[Stored items]
# # # #

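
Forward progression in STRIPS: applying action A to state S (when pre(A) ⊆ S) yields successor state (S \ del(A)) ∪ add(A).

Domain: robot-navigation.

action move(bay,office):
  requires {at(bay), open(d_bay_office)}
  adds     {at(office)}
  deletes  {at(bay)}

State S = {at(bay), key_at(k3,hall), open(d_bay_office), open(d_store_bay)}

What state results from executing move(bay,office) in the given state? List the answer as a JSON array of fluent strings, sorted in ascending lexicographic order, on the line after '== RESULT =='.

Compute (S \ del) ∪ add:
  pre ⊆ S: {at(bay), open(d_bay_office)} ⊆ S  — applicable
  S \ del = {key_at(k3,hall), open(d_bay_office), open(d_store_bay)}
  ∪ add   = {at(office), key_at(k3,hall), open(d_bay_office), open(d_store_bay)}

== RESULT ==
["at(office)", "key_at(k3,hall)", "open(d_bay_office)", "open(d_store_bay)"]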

# # # #

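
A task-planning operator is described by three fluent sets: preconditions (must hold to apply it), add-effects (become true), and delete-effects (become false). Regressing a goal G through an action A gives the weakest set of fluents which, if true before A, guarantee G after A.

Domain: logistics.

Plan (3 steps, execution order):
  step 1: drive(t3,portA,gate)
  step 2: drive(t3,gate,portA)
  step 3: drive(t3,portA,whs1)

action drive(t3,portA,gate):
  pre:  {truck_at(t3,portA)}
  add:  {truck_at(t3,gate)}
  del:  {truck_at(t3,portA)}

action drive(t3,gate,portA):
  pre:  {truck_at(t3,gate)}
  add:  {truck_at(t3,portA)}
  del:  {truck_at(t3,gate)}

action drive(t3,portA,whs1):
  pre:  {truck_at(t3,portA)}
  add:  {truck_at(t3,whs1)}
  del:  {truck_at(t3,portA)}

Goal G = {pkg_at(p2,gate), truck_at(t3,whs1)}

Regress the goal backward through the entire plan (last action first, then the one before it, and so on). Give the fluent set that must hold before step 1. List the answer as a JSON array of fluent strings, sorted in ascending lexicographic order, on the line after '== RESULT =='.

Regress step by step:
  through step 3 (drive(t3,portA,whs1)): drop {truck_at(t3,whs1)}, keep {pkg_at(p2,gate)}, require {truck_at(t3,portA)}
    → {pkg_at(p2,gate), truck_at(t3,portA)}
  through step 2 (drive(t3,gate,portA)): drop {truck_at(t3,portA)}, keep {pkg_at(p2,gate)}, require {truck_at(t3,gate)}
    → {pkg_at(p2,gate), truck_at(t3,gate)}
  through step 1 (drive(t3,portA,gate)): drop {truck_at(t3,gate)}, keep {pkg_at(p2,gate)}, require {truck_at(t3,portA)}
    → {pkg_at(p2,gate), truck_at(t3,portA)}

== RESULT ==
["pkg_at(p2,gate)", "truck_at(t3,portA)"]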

# # # #

The answer should be only the number of lines in the data that contain the string "Domain".

2